**What the task asks**
Reproduce the entries from their first line up to and including the line with "Rule 4: ∅ → e / C __ #". Leave out everything after it.
*** Block opens ***
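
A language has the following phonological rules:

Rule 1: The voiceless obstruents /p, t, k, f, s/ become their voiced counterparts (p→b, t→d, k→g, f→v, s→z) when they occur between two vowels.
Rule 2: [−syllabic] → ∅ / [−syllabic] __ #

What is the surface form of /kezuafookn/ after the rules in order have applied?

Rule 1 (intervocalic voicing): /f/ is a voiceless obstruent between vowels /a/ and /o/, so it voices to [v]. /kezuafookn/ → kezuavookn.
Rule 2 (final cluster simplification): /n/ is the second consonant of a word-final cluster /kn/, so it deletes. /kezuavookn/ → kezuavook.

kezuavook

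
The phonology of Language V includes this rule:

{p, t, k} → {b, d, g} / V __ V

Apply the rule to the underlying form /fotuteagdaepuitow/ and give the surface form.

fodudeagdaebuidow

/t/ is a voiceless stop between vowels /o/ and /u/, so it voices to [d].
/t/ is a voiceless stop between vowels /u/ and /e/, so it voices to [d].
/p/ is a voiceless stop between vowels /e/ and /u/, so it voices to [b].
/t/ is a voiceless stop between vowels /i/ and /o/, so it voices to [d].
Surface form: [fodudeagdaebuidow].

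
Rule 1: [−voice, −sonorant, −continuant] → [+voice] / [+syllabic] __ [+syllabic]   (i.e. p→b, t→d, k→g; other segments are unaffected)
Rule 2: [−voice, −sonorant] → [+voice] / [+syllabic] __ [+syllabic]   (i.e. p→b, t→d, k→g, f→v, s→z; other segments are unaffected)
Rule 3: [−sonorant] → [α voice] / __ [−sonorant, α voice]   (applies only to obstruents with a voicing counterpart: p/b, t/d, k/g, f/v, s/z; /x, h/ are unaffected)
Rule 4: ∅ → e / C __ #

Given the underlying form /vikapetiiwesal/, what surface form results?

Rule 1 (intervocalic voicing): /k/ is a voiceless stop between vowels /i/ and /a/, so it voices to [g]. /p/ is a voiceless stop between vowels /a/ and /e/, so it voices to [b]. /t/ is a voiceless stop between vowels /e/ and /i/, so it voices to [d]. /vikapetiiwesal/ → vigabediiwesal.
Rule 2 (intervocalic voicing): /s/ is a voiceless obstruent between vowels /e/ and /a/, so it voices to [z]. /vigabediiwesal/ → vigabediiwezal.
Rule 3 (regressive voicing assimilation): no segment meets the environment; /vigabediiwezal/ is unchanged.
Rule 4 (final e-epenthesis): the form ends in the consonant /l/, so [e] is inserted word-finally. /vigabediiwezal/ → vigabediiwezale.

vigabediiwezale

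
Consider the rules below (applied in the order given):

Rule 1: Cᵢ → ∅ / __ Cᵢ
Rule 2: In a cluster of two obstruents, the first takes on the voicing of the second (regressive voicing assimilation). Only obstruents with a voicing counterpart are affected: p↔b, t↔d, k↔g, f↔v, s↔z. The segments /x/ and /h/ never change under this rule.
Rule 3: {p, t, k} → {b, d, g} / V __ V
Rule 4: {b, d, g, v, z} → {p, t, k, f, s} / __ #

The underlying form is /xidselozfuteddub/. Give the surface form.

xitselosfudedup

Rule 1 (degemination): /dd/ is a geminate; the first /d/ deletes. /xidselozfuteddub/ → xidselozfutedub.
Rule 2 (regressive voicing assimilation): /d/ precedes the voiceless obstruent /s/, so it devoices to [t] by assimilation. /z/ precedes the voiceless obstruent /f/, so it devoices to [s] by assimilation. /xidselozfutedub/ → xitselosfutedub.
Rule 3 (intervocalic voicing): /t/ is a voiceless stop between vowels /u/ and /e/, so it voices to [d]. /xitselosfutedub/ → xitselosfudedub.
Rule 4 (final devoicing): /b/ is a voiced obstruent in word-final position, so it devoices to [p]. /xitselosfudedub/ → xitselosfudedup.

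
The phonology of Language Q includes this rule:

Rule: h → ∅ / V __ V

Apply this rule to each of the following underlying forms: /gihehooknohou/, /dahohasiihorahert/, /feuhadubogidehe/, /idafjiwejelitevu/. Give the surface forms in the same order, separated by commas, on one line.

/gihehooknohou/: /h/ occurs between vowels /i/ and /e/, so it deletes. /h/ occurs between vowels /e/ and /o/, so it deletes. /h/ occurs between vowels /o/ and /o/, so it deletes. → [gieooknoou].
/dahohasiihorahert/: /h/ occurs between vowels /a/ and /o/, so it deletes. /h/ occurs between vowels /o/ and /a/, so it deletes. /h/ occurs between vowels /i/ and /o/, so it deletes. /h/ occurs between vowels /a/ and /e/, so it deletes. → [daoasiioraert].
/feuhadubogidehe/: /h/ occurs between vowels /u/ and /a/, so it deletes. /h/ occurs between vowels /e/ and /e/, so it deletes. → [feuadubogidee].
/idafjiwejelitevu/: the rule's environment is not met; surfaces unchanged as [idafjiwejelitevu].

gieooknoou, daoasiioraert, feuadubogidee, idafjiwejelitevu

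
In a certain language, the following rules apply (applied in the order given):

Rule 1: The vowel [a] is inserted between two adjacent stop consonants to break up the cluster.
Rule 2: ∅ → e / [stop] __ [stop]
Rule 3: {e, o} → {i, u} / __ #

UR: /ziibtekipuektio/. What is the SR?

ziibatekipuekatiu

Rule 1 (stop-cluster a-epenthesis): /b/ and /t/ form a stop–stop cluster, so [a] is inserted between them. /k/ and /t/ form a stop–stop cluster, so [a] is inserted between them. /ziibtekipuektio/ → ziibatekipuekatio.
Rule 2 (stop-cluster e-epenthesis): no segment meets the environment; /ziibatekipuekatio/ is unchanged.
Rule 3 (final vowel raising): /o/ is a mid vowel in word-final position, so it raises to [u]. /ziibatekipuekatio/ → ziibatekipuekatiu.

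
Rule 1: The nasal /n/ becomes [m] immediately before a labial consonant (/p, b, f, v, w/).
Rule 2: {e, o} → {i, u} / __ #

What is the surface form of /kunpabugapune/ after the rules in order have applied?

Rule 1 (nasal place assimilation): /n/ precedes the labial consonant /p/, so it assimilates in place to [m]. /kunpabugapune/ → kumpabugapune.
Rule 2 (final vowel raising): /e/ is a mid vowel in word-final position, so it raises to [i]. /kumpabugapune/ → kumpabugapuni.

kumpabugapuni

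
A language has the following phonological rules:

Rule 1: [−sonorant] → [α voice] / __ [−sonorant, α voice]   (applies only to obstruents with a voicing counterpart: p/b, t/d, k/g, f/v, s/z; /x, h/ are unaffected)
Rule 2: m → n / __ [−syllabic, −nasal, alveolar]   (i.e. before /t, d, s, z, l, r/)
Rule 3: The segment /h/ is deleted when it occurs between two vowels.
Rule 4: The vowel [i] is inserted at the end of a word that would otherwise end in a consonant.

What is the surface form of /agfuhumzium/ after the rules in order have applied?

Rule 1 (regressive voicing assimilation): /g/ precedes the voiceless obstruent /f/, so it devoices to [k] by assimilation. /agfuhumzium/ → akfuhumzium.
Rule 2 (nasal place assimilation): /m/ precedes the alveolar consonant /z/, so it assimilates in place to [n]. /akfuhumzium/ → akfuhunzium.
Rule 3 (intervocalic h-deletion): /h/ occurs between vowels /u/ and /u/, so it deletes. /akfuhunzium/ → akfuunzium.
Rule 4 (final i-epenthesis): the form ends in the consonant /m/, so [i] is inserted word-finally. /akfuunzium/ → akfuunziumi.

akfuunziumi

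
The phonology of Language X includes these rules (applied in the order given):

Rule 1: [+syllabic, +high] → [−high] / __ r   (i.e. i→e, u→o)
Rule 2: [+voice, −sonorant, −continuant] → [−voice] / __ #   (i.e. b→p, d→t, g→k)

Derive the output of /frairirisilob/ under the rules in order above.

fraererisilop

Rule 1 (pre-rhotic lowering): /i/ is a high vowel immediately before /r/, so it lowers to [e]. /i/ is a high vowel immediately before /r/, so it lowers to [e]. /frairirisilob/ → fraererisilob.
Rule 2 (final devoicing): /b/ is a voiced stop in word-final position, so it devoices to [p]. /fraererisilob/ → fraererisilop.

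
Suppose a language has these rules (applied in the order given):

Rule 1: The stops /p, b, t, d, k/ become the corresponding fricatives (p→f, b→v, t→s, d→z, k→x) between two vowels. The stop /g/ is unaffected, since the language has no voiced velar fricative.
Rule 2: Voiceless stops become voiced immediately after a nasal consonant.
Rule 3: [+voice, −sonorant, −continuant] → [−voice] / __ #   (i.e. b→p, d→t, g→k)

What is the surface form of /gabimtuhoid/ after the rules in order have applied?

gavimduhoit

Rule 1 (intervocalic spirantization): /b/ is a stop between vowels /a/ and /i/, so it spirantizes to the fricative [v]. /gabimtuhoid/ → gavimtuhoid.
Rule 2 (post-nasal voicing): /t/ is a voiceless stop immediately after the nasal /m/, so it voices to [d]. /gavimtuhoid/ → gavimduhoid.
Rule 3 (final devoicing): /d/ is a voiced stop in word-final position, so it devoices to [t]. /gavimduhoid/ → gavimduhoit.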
*** Block closes ***
**Worked solution**
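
A language has the following phonological rules:

Rule 1: The voiceless obstruents /p, t, k, f, s/ become their voiced counterparts (p→b, t→d, k→g, f→v, s→z) when they occur between two vowels.
Rule 2: [−syllabic] → ∅ / [−syllabic] __ #

What is the surface form of /kezuafookn/ after the rules in order have applied?

Rule 1 (intervocalic voicing): /f/ is a voiceless obstruent between vowels /a/ and /o/, so it voices to [v]. /kezuafookn/ → kezuavookn.
Rule 2 (final cluster simplification): /n/ is the second consonant of a word-final cluster /kn/, so it deletes. /kezuavookn/ → kezuavook.

kezuavook

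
The phonology of Language V includes this rule:

{p, t, k} → {b, d, g} / V __ V

Apply the rule to the underlying form /fotuteagdaepuitow/ and give the surface form.

fodudeagdaebuidow

/t/ is a voiceless stop between vowels /o/ and /u/, so it voices to [d].
/t/ is a voiceless stop between vowels /u/ and /e/, so it voices to [d].
/p/ is a voiceless stop between vowels /e/ and /u/, so it voices to [b].
/t/ is a voiceless stop between vowels /i/ and /o/, so it voices to [d].
Surface form: [fodudeagdaebuidow].

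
Rule 1: [−voice, −sonorant, −continuant] → [+voice] / [+syllabic] __ [+syllabic]   (i.e. p→b, t→d, k→g; other segments are unaffected)
Rule 2: [−voice, −sonorant] → [+voice] / [+syllabic] __ [+syllabic]   (i.e. p→b, t→d, k→g, f→v, s→z; other segments are unaffected)
Rule 3: [−sonorant] → [α voice] / __ [−sonorant, α voice]   (applies only to obstruents with a voicing counterpart: p/b, t/d, k/g, f/v, s/z; /x, h/ are unaffected)
Rule 4: ∅ → e / C __ #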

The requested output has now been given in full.